• LISTED RECORDS:
⁂

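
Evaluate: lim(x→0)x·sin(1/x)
Squeeze theorem: -|x| ≤ x·sin(1/x) ≤ |x|
Since x → 0 as x → 0, by squeeze theorem the limit is 0

Answer: 0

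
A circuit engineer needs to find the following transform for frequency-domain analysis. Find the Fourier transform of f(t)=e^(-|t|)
Using the standard pair: F{e^(-a|t|)}=2a/(a^2 + omega^2)
With a=1: F(omega)=2/(1 + omega^2)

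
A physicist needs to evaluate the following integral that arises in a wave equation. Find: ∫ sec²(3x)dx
Since d/dx[tan(3x)] = 3sec²(3x), integral = tan(3x)/3 + C

Answer: (1/3)tan(3x) + C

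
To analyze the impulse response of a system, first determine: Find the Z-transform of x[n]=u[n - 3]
Using the time-shift property: Z{u[n-3]} = z^(-3) * z/(z-1)
= z^(-2)/(z-1)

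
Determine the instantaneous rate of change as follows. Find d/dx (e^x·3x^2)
Product rule: (fg)' = f'g+fg'
f = e^x, f' = e^x
g = 3x^2, g' = 6x

Answer: 3·e^x·x^2+6·e^x·x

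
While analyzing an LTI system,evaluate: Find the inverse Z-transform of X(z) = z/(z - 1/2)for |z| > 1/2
Standard pair: z/(z-a) <-> a^n * u[n] for causal signals
With a = 1/2: x[n] = (1/2)^n * u[n]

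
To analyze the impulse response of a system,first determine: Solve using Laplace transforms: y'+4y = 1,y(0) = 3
Take L of both sides: sY(s)-3+4Y(s) = 1/s
Y(s)(s+4) = 1/s+3
Y(s) = 1/(s(s+4))+3/(s+4)
Partial fractions: 1/(s(s+4)) = (1/4)/s - (1/4)/(s+4)
So Y(s) = (1/4)/s+(11/4)/(s+4)
Inverse transform (L^(-1){1/s} = 1, L^(-1){1/(s+4)} = e^(-4t)):

Answer: y(t) = 1/4+(11/4)·e^(-4t)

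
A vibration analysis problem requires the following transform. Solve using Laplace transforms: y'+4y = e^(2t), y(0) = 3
Take L: sY - 3+4Y=1/(s-2)
Y(s+4)=1/(s-2)+3
Y=1/((s-2)(s+4))+3/(s+4)
Partial fractions: 1/((s-2)(s+4))=(1/6)/(s-2) - (1/6)/(s+4)
So Y=(1/6)/(s-2)+(17/6)/(s+4)
Inverse Laplace transform (L^(-1){1/(s-2)}=e^(2t), L^(-1){1/(s+4)}=e^(-4t)):

Answer: y(t)=(1/6)·e^(2t)+(17/6)·e^(-4t)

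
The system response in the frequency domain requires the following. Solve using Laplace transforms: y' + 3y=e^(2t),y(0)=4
Take L: sY - 4 + 3Y=1/(s-2)
Y(s + 3)=1/(s-2) + 4
Y=1/((s-2)(s + 3)) + 4/(s + 3)
Partial fractions: 1/((s-2)(s + 3))=(1/5)/(s-2) - (1/5)/(s + 3)
So Y=(1/5)/(s-2) + (19/5)/(s + 3)
Inverse Laplace transform (L^(-1){1/(s-2)}=e^(2t), L^(-1){1/(s + 3)}=e^(-3t)):

Answer: y(t)=(1/5)·e^(2t) + (19/5)·e^(-3t)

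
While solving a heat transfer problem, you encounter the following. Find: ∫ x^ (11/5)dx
Power rule: ∫ x^(11/5) dx=x^(16/5)/(16/5) + C

Answer: (5/16)·x^(16/5) + C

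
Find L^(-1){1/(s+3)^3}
L^(-1){1/(s-a)^n}=t^(n-1)·e^(at)/(n-1)!
Here a=-3, n=3: t^2·e^(-3t)/2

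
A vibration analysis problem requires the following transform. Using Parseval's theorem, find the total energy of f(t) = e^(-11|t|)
Parseval's theorem: E=integral |f(t)|^2 dt=(1/2pi) integral |F(omega)|^2 domega
E=integral_{-inf}^{inf} e^(-22|t|) dt=2*integral_0^inf e^(-22t) dt=2/(2*11)=1/11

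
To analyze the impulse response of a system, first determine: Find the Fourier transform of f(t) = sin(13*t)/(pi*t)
sin(W * t)/(pi * t) = (W/pi) * sinc(W * t/pi) is the impulse response of the ideal low-pass filter with cutoff W (here W = 13).
Its Fourier transform is a rectangular function:
F(omega) = 1 for |omega| < 13, 0 otherwise

Answer: rect(omega/26) [i.e., 1 for |omega| < 13, 0 otherwise]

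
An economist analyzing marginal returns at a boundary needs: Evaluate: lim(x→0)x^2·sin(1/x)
Squeeze theorem: -|x^2| ≤ x^2·sin(1/x) ≤ |x^2|
Since x^2 → 0 as x → 0, by squeeze theorem the limit is 0

Answer: 0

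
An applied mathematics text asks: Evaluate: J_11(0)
J_n(0) = 0 for all n > 0 (Bessel function of first kind)
J_11(0) = 0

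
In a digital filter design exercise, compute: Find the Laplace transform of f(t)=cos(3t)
L{cos(wt)}=s/(s² + w²)
L{cos(3t)}=s/(s² + 9)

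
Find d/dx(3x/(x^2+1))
Quotient rule: (f/g)' = (f'g - fg')/g²
f = 3x, f' = 3
g = x^2+1, g' = 2x

Answer: (3·(x^2+1)-6x^2)/(x^2+1)²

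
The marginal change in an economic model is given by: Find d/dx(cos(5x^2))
Chain rule: d/dx[cos(u)] = -sin(u)·u' where u = 5x^2
u' = 10x

Answer: -10x·sin(5x^2)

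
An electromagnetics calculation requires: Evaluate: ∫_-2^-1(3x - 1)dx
Step 1: Find antiderivative F(x) = (3/2)x^2 - x
Step 2: F(-1) - F(-2) = 5/2 - (8) = -11/2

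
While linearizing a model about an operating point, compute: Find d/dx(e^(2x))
Chain rule: d/dx[e^u] = e^u · u' where u = 2x
u' = 2

Answer: 2·e^(2x)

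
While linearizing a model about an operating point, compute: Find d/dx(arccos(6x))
d/dx[arccos(u)]=-u'/√(1-u²), u=6x, u'=6

Answer: -6/√(1-36x²)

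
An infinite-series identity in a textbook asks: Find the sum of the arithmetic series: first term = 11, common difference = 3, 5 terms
Last term: a_n = 11 + (5 - 1)·3 = 23
Sum = n(a_1 + a_n)/2 = 5(11 + 23)/2 = 85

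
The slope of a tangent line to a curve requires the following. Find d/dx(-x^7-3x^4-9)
Power rule: d/dx(ax^n)=n·a·x^(n-1)
Term by term: -7·x^6-12·x^3

Answer: -7x^6-12x^3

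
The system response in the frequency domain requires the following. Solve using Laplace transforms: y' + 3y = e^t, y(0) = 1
Take L: sY - 1 + 3Y = 1/(s-1)
Y(s + 3) = 1/(s-1) + 1
Y = 1/((s-1)(s + 3)) + 1/(s + 3)
Partial fractions: 1/((s-1)(s + 3)) = (1/4)/(s-1) - (1/4)/(s + 3)
So Y = (1/4)/(s-1) + (3/4)/(s + 3)
Inverse Laplace transform (L^(-1){1/(s-1)} = e^t, L^(-1){1/(s + 3)} = e^(-3t)):

Answer: y(t) = (1/4)·e^t + (3/4)·e^(-3t)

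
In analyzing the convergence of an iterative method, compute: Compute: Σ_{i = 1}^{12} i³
Using formula: Σ i^3 = [n(n+1)/2]² = [12·13/2]² = 6084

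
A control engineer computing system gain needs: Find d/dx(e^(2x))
Chain rule: d/dx[e^u]=e^u · u' where u=2x
u'=2

Answer: 2·e^(2x)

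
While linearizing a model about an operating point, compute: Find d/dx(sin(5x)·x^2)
Product rule: (fg)' = f'g+fg'
f = sin(5x), f' = 5·cos(5x)
g = x^2, g' = 2x

Answer: 5·cos(5x)·x^2+2·sin(5x)·x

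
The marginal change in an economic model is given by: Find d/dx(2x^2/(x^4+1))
Quotient rule: (f/g)'=(f'g - fg')/g²
f=2x^2, f'=4x
g=x^4+1, g'=4x^3

Answer: (4x·(x^4+1)-8x^5)/(x^4+1)²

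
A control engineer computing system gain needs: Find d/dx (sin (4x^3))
Chain rule: d/dx[sin(u)] = cos(u)·u' where u = 4x^3
u' = 12x^2

Answer: 12x^2·cos(4x^3)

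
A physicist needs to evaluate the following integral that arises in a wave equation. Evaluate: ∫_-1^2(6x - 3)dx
Step 1: Find antiderivative F(x)=3x^2 - 3x
Step 2: F(2) - F(-1)=6 - (6)=0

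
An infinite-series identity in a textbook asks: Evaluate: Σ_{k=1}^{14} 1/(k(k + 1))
Partial fractions: 1/(k(k+1))=1/k - 1/(k+1)
Telescoping sum: 1(1-1/15)=1·14/15

Answer: 14/15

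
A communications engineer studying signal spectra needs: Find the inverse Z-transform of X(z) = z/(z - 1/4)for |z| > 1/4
Standard pair: z/(z-a) <-> a^n*u[n] for causal signals
With a = 1/4: x[n] = (1/4)^n*u[n]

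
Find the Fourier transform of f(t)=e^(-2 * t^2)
The Fourier transform of a Gaussian e^(-a*t^2) is sqrt(pi/a)*e^(-omega^2/(4a)).
With a = 2: F(omega) = sqrt(pi/2)*e^(-omega^2/8)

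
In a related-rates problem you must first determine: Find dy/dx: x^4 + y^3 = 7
Differentiate: 4x^3 + 3y^2·(dy/dx)=0
dy/dx=-4x^3/(3y^2)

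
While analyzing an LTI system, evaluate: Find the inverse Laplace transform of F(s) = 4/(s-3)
L^(-1){4/(s-a)} = c·e^(at)
Here a = 3, c = 4

Answer: 4e^(3t)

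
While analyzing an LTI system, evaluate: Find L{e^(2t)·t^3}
First shifting: L{e^(at)f(t)}=F(s-a)
L{t^3}=6/s^4
Shift s → s-2: 6/(s-2)^4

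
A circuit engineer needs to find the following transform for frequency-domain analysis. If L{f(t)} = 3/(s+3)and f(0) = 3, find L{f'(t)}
L{f'(t)}=s·F(s) - f(0)=3s/(s + 3) - 3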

⁂

• WHAT IS BEING ASKED: Only the lines from the one with "frequency-domain analysis. If" through the last line of the records belong in the answer, each copied exactly.

• SOLUTION TO THIS TASK:
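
A circuit engineer needs to find the following transform for frequency-domain analysis. If L{f(t)} = 3/(s+3)and f(0) = 3, find L{f'(t)}
L{f'(t)}=s·F(s) - f(0)=3s/(s + 3) - 3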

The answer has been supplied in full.